_Work to complete_: Would you please transcribe, exactly as written, the lines of the entries below starting at the one that holds "A transformer with a 1889-turn" and ending at the one that holds "Three ideal transformers", both included?
=== Section Start ===
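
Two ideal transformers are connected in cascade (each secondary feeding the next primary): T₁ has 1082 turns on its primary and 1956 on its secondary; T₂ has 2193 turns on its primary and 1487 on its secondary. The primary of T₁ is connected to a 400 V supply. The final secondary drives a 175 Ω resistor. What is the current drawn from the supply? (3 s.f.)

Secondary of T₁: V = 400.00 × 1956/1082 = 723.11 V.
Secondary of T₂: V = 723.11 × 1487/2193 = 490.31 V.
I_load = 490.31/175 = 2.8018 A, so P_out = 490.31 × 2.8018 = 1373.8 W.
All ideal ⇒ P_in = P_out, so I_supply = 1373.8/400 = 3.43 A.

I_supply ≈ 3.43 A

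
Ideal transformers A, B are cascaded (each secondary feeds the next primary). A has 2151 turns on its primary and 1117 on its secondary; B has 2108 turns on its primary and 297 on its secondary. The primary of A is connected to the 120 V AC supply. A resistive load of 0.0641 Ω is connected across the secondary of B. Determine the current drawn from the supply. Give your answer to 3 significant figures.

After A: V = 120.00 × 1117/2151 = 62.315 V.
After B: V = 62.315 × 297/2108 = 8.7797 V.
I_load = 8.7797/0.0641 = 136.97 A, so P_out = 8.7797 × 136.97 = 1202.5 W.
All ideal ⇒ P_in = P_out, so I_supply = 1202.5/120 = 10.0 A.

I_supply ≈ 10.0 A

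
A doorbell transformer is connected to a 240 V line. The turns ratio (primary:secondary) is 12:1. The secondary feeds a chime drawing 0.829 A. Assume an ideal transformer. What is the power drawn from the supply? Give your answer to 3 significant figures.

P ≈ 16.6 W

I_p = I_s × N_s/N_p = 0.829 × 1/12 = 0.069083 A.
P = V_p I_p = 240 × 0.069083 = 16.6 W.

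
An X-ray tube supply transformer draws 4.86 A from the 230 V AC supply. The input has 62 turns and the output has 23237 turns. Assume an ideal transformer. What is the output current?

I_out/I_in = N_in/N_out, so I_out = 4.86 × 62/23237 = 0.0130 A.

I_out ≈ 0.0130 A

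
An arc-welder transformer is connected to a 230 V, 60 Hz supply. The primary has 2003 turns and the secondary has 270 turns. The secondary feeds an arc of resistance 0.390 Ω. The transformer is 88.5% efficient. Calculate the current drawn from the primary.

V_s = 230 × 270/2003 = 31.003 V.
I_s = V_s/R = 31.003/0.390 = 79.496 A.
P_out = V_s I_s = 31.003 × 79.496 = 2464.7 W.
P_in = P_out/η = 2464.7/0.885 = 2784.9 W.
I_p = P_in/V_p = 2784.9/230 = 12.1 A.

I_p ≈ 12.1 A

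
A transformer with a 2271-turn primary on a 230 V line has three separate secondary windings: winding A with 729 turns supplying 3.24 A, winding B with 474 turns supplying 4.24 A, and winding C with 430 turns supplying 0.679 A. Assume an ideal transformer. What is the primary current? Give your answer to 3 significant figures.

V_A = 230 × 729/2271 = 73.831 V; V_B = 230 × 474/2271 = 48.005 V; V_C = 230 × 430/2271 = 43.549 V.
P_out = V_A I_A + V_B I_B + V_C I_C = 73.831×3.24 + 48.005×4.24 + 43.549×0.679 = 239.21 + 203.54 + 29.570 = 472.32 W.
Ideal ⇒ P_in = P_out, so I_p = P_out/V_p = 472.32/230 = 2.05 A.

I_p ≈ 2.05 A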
=== Section End ===
=== Section Start ===
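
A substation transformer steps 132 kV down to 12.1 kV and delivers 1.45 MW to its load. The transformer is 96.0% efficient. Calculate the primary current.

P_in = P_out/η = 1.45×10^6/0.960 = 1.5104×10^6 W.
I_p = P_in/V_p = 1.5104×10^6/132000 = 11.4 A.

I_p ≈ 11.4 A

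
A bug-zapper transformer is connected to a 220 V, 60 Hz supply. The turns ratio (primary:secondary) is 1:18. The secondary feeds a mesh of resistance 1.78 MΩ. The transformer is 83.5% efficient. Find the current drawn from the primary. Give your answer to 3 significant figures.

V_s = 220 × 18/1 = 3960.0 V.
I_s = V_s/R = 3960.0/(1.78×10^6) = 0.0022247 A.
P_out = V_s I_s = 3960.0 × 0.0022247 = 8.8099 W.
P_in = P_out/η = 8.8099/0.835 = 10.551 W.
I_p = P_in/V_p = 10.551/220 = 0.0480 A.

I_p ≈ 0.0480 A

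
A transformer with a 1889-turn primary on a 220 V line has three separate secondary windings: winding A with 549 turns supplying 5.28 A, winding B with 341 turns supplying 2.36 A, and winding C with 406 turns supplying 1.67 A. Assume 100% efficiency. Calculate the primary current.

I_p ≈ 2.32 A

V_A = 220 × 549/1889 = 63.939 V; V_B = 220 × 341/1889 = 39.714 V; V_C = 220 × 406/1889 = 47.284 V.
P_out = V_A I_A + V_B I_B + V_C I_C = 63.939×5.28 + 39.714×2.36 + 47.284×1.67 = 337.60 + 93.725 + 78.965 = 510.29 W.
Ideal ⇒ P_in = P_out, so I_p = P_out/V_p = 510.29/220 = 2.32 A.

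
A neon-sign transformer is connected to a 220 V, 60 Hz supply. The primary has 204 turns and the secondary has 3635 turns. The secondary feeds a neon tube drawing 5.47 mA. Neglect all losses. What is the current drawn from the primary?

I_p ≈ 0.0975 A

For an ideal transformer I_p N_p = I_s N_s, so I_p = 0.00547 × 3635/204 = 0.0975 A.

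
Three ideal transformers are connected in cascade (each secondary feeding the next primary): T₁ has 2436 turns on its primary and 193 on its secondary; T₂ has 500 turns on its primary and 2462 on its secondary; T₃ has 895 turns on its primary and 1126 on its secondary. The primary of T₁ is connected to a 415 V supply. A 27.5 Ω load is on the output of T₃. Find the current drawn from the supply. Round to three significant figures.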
=== Section End ===
_Answer area_:
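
A transformer with a 1889-turn primary on a 220 V line has three separate secondary windings: winding A with 549 turns supplying 5.28 A, winding B with 341 turns supplying 2.36 A, and winding C with 406 turns supplying 1.67 A. Assume 100% efficiency. Calculate the primary current.

I_p ≈ 2.32 A

V_A = 220 × 549/1889 = 63.939 V; V_B = 220 × 341/1889 = 39.714 V; V_C = 220 × 406/1889 = 47.284 V.
P_out = V_A I_A + V_B I_B + V_C I_C = 63.939×5.28 + 39.714×2.36 + 47.284×1.67 = 337.60 + 93.725 + 78.965 = 510.29 W.
Ideal ⇒ P_in = P_out, so I_p = P_out/V_p = 510.29/220 = 2.32 A.

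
A neon-sign transformer is connected to a 220 V, 60 Hz supply. The primary has 204 turns and the secondary has 3635 turns. The secondary feeds a neon tube drawing 5.47 mA. Neglect all losses. What is the current drawn from the primary?

I_p ≈ 0.0975 A

For an ideal transformer I_p N_p = I_s N_s, so I_p = 0.00547 × 3635/204 = 0.0975 A.

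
Three ideal transformers are connected in cascade (each secondary feeding the next primary): T₁ has 2436 turns on its primary and 193 on its secondary; T₂ has 500 turns on its primary and 2462 on its secondary; T₃ has 895 turns on its primary and 1126 on its secondary. The primary of T₁ is connected to a 415 V supply. A 27.5 Ω load is on the output of T₃. Find the current drawn from the supply. Round to three significant figures.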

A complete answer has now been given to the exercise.